_Assignment:_
The task here is to set down every line of the listing exactly.

---

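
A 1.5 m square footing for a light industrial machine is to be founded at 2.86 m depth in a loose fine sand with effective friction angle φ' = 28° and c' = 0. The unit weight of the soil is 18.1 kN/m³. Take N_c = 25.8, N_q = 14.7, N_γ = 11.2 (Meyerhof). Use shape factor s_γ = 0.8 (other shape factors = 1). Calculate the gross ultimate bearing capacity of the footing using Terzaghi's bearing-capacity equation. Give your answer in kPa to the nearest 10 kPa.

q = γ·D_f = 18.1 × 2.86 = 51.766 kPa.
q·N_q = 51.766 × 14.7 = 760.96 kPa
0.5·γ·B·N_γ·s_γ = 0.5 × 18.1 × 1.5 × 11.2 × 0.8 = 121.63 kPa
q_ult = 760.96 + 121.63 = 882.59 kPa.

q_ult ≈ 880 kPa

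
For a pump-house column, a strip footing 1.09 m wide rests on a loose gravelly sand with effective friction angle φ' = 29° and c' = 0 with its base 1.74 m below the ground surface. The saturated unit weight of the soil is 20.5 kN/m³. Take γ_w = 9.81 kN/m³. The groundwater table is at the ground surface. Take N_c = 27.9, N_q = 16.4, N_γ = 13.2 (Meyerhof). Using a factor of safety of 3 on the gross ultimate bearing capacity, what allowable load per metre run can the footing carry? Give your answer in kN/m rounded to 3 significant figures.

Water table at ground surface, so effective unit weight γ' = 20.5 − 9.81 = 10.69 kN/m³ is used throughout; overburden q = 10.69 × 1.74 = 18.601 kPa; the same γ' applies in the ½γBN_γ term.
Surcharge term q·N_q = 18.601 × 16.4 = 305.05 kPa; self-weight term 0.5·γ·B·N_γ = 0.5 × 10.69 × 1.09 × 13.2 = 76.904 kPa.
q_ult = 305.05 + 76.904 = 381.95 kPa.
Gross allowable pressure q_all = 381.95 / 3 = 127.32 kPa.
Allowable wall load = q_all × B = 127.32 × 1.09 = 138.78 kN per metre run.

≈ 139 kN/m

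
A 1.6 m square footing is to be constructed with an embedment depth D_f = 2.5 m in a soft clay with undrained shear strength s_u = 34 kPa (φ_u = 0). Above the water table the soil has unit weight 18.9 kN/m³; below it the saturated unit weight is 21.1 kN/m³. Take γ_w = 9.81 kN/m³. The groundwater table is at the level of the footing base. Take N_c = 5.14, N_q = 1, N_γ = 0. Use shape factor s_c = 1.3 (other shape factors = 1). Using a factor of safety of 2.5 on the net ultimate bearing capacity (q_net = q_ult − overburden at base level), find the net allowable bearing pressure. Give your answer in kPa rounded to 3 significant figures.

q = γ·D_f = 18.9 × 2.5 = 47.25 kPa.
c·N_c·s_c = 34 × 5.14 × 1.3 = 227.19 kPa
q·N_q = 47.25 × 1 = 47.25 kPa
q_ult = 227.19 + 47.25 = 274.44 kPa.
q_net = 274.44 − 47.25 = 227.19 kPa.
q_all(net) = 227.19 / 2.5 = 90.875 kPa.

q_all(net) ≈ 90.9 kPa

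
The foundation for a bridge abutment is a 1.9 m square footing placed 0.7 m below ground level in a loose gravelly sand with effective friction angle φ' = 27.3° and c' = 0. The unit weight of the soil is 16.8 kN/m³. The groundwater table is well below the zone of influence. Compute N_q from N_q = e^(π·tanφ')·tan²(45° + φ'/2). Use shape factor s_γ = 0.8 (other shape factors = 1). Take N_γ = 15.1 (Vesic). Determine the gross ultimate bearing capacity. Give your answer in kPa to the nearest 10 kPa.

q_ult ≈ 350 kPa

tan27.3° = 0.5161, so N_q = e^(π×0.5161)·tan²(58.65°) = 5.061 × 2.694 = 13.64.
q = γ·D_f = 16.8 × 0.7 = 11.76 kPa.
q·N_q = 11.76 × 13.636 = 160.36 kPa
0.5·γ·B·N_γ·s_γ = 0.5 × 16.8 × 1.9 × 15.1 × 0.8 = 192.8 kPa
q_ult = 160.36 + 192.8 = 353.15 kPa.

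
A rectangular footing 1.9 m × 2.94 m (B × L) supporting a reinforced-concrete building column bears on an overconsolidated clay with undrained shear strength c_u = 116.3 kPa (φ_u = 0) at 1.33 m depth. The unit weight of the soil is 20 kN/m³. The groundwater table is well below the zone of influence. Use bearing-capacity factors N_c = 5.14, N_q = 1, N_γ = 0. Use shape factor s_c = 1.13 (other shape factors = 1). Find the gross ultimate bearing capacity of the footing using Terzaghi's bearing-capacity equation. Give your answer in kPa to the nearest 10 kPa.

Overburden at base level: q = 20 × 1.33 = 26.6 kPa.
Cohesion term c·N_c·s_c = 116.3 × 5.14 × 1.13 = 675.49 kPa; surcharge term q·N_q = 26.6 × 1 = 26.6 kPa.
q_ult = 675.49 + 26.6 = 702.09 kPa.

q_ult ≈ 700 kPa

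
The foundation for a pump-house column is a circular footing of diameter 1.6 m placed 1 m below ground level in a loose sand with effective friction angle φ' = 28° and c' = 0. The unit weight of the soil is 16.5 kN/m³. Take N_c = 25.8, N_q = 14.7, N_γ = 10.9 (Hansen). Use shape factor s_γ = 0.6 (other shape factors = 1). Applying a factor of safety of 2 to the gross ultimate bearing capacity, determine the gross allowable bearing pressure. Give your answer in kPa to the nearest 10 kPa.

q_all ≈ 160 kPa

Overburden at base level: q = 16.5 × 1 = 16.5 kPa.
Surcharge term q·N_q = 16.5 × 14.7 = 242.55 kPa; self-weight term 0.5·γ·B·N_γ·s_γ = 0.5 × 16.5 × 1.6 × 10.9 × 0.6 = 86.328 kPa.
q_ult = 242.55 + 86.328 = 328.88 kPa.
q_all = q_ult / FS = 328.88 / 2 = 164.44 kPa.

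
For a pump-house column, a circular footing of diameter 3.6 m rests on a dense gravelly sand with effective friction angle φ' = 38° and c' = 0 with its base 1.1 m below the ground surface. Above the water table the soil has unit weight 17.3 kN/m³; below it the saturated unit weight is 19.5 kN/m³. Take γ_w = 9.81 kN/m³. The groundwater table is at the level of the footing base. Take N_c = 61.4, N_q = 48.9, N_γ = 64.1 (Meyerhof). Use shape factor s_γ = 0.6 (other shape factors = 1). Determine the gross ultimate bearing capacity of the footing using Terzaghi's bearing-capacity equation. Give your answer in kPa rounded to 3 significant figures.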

---

_Answer to this task:_
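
A 1.5 m square footing for a light industrial machine is to be founded at 2.86 m depth in a loose fine sand with effective friction angle φ' = 28° and c' = 0. The unit weight of the soil is 18.1 kN/m³. Take N_c = 25.8, N_q = 14.7, N_γ = 11.2 (Meyerhof). Use shape factor s_γ = 0.8 (other shape factors = 1). Calculate the gross ultimate bearing capacity of the footing using Terzaghi's bearing-capacity equation. Give your answer in kPa to the nearest 10 kPa.

q = γ·D_f = 18.1 × 2.86 = 51.766 kPa.
q·N_q = 51.766 × 14.7 = 760.96 kPa
0.5·γ·B·N_γ·s_γ = 0.5 × 18.1 × 1.5 × 11.2 × 0.8 = 121.63 kPa
q_ult = 760.96 + 121.63 = 882.59 kPa.

q_ult ≈ 880 kPa

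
For a pump-house column, a strip footing 1.09 m wide rests on a loose gravelly sand with effective friction angle φ' = 29° and c' = 0 with its base 1.74 m below the ground surface. The saturated unit weight of the soil is 20.5 kN/m³. Take γ_w = 9.81 kN/m³. The groundwater table is at the ground surface. Take N_c = 27.9, N_q = 16.4, N_γ = 13.2 (Meyerhof). Using a factor of safety of 3 on the gross ultimate bearing capacity, what allowable load per metre run can the footing carry? Give your answer in kN/m rounded to 3 significant figures.

Water table at ground surface, so effective unit weight γ' = 20.5 − 9.81 = 10.69 kN/m³ is used throughout; overburden q = 10.69 × 1.74 = 18.601 kPa; the same γ' applies in the ½γBN_γ term.
Surcharge term q·N_q = 18.601 × 16.4 = 305.05 kPa; self-weight term 0.5·γ·B·N_γ = 0.5 × 10.69 × 1.09 × 13.2 = 76.904 kPa.
q_ult = 305.05 + 76.904 = 381.95 kPa.
Gross allowable pressure q_all = 381.95 / 3 = 127.32 kPa.
Allowable wall load = q_all × B = 127.32 × 1.09 = 138.78 kN per metre run.

≈ 139 kN/m

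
A 1.6 m square footing is to be constructed with an embedment depth D_f = 2.5 m in a soft clay with undrained shear strength s_u = 34 kPa (φ_u = 0). Above the water table the soil has unit weight 18.9 kN/m³; below it the saturated unit weight is 21.1 kN/m³. Take γ_w = 9.81 kN/m³. The groundwater table is at the level of the footing base. Take N_c = 5.14, N_q = 1, N_γ = 0. Use shape factor s_c = 1.3 (other shape factors = 1). Using a factor of safety of 2.5 on the net ultimate bearing capacity (q_net = q_ult − overburden at base level), find the net allowable bearing pressure. Give your answer in kPa rounded to 3 significant figures.

q = γ·D_f = 18.9 × 2.5 = 47.25 kPa.
c·N_c·s_c = 34 × 5.14 × 1.3 = 227.19 kPa
q·N_q = 47.25 × 1 = 47.25 kPa
q_ult = 227.19 + 47.25 = 274.44 kPa.
q_net = 274.44 − 47.25 = 227.19 kPa.
q_all(net) = 227.19 / 2.5 = 90.875 kPa.

q_all(net) ≈ 90.9 kPa

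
The foundation for a bridge abutment is a 1.9 m square footing placed 0.7 m below ground level in a loose gravelly sand with effective friction angle φ' = 27.3° and c' = 0. The unit weight of the soil is 16.8 kN/m³. The groundwater table is well below the zone of influence. Compute N_q from N_q = e^(π·tanφ')·tan²(45° + φ'/2). Use shape factor s_γ = 0.8 (other shape factors = 1). Take N_γ = 15.1 (Vesic). Determine the gross ultimate bearing capacity. Give your answer in kPa to the nearest 10 kPa.

q_ult ≈ 350 kPa

tan27.3° = 0.5161, so N_q = e^(π×0.5161)·tan²(58.65°) = 5.061 × 2.694 = 13.64.
q = γ·D_f = 16.8 × 0.7 = 11.76 kPa.
q·N_q = 11.76 × 13.636 = 160.36 kPa
0.5·γ·B·N_γ·s_γ = 0.5 × 16.8 × 1.9 × 15.1 × 0.8 = 192.8 kPa
q_ult = 160.36 + 192.8 = 353.15 kPa.

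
A rectangular footing 1.9 m × 2.94 m (B × L) supporting a reinforced-concrete building column bears on an overconsolidated clay with undrained shear strength c_u = 116.3 kPa (φ_u = 0) at 1.33 m depth. The unit weight of the soil is 20 kN/m³. The groundwater table is well below the zone of influence. Use bearing-capacity factors N_c = 5.14, N_q = 1, N_γ = 0. Use shape factor s_c = 1.13 (other shape factors = 1). Find the gross ultimate bearing capacity of the footing using Terzaghi's bearing-capacity equation. Give your answer in kPa to the nearest 10 kPa.

Overburden at base level: q = 20 × 1.33 = 26.6 kPa.
Cohesion term c·N_c·s_c = 116.3 × 5.14 × 1.13 = 675.49 kPa; surcharge term q·N_q = 26.6 × 1 = 26.6 kPa.
q_ult = 675.49 + 26.6 = 702.09 kPa.

q_ult ≈ 700 kPa

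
The foundation for a pump-house column is a circular footing of diameter 1.6 m placed 1 m below ground level in a loose sand with effective friction angle φ' = 28° and c' = 0. The unit weight of the soil is 16.5 kN/m³. Take N_c = 25.8, N_q = 14.7, N_γ = 10.9 (Hansen). Use shape factor s_γ = 0.6 (other shape factors = 1). Applying a factor of safety of 2 to the gross ultimate bearing capacity, determine the gross allowable bearing pressure. Give your answer in kPa to the nearest 10 kPa.

q_all ≈ 160 kPa

Overburden at base level: q = 16.5 × 1 = 16.5 kPa.
Surcharge term q·N_q = 16.5 × 14.7 = 242.55 kPa; self-weight term 0.5·γ·B·N_γ·s_γ = 0.5 × 16.5 × 1.6 × 10.9 × 0.6 = 86.328 kPa.
q_ult = 242.55 + 86.328 = 328.88 kPa.
q_all = q_ult / FS = 328.88 / 2 = 164.44 kPa.

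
For a pump-house column, a circular footing of diameter 3.6 m rests on a dense gravelly sand with effective friction angle φ' = 38° and c' = 0 with its base 1.1 m below the ground surface. Above the water table the soil has unit weight 17.3 kN/m³; below it the saturated unit weight is 19.5 kN/m³. Take γ_w = 9.81 kN/m³. The groundwater table is at the level of the footing base. Take N_c = 61.4, N_q = 48.9, N_γ = 64.1 (Meyerhof). Use shape factor s_γ = 0.6 (other shape factors = 1). Determine the gross ultimate bearing capacity of the footing using Terzaghi's bearing-capacity equation. Give your answer in kPa rounded to 3 significant figures.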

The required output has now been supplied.